(RECORD SET)
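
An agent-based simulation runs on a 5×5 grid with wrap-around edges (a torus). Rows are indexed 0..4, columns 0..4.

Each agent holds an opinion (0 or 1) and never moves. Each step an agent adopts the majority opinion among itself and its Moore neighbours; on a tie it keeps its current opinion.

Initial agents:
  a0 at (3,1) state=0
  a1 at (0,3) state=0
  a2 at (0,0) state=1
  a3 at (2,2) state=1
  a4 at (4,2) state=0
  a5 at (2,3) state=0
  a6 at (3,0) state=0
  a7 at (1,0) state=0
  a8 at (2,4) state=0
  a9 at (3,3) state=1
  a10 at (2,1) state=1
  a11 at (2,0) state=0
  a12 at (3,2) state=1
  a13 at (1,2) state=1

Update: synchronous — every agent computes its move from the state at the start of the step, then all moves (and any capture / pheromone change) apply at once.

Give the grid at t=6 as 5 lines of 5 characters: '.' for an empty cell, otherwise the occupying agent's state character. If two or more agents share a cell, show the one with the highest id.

1..0.
0.1..
01110
0011.
..0..

t=1: a0@(3,1):0 a1@(0,3):0 a2@(0,0):1 a3@(2,2):1 a4@(4,2):0 a5@(2,3):1 a6@(3,0):0 a7@(1,0):0 a8@(2,4):0 a9@(3,3):1 a10@(2,1):1 a11@(2,0):0 a12@(3,2):1 a13@(1,2):1
t=2: (unchanged — steady state)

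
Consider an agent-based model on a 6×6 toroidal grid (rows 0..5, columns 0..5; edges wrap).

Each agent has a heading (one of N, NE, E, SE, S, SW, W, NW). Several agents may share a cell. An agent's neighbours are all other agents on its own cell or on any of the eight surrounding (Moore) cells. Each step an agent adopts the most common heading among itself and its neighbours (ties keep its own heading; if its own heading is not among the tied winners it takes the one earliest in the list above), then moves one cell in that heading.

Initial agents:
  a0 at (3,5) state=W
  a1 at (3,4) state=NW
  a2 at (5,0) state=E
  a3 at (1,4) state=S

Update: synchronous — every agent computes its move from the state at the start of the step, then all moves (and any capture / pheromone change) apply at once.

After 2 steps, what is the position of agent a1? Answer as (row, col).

(1, 2)

t=1: a0@(3,4):W a1@(2,3):NW a2@(5,1):E a3@(2,4):S
t=2: a0@(3,3):W a1@(1,2):NW a2@(5,2):E a3@(3,4):S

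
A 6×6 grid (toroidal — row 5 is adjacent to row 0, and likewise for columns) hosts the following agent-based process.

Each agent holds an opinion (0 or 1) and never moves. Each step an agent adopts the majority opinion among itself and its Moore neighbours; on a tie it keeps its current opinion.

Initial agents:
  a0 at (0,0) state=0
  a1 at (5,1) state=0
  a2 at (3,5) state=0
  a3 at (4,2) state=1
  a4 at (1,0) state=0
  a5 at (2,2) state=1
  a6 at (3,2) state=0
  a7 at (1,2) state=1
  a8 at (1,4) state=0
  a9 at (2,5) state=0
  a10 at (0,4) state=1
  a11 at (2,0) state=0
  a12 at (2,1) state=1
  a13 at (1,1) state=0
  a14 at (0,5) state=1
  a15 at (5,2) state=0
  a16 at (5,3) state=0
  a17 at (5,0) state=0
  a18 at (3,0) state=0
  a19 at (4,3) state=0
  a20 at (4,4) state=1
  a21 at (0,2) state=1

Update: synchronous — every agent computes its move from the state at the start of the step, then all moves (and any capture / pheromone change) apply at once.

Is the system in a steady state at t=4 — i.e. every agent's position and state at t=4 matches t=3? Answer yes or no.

yes

t=1: a0@(0,0):0 a1@(5,1):0 a2@(3,5):0 a3@(4,2):0 a4@(1,0):0 a5@(2,2):1 a6@(3,2):1 a7@(1,2):1 a8@(1,4):0 a9@(2,5):0 a10@(0,4):1 a11@(2,0):0 a12@(2,1):0 a13@(1,1):0 a14@(0,5):0 a15@(5,2):0 a16@(5,3):1 a17@(5,0):0 a18@(3,0):0 a19@(4,3):0 a20@(4,4):0 a21@(0,2):0
t=2: a0@(0,0):0 a1@(5,1):0 a2@(3,5):0 a3@(4,2):0 a4@(1,0):0 a5@(2,2):1 a6@(3,2):0 a7@(1,2):0 a8@(1,4):0 a9@(2,5):0 a10@(0,4):1 a11@(2,0):0 a12@(2,1):0 a13@(1,1):0 a14@(0,5):0 a15@(5,2):0 a16@(5,3):0 a17@(5,0):0 a18@(3,0):0 a19@(4,3):0 a20@(4,4):0 a21@(0,2):0
t=3: a0@(0,0):0 a1@(5,1):0 a2@(3,5):0 a3@(4,2):0 a4@(1,0):0 a5@(2,2):0 a6@(3,2):0 a7@(1,2):0 a8@(1,4):0 a9@(2,5):0 a10@(0,4):0 a11@(2,0):0 a12@(2,1):0 a13@(1,1):0 a14@(0,5):0 a15@(5,2):0 a16@(5,3):0 a17@(5,0):0 a18@(3,0):0 a19@(4,3):0 a20@(4,4):0 a21@(0,2):0
t=4: (unchanged — steady state)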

(TASK ITEM) Only the lines from the one containing "a21 at (0,2) state=1" through the final line above should be duplicated, exactly as they stand.

(ANSWER SPACE)
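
  a21 at (0,2) state=1

Update: synchronous — every agent computes its move from the state at the start of the step, then all moves (and any capture / pheromone change) apply at once.

Is the system in a steady state at t=4 — i.e. every agent's position and state at t=4 matches t=3? Answer yes or no.

yes

t=1: a0@(0,0):0 a1@(5,1):0 a2@(3,5):0 a3@(4,2):0 a4@(1,0):0 a5@(2,2):1 a6@(3,2):1 a7@(1,2):1 a8@(1,4):0 a9@(2,5):0 a10@(0,4):1 a11@(2,0):0 a12@(2,1):0 a13@(1,1):0 a14@(0,5):0 a15@(5,2):0 a16@(5,3):1 a17@(5,0):0 a18@(3,0):0 a19@(4,3):0 a20@(4,4):0 a21@(0,2):0
t=2: a0@(0,0):0 a1@(5,1):0 a2@(3,5):0 a3@(4,2):0 a4@(1,0):0 a5@(2,2):1 a6@(3,2):0 a7@(1,2):0 a8@(1,4):0 a9@(2,5):0 a10@(0,4):1 a11@(2,0):0 a12@(2,1):0 a13@(1,1):0 a14@(0,5):0 a15@(5,2):0 a16@(5,3):0 a17@(5,0):0 a18@(3,0):0 a19@(4,3):0 a20@(4,4):0 a21@(0,2):0
t=3: a0@(0,0):0 a1@(5,1):0 a2@(3,5):0 a3@(4,2):0 a4@(1,0):0 a5@(2,2):0 a6@(3,2):0 a7@(1,2):0 a8@(1,4):0 a9@(2,5):0 a10@(0,4):0 a11@(2,0):0 a12@(2,1):0 a13@(1,1):0 a14@(0,5):0 a15@(5,2):0 a16@(5,3):0 a17@(5,0):0 a18@(3,0):0 a19@(4,3):0 a20@(4,4):0 a21@(0,2):0
t=4: (unchanged — steady state)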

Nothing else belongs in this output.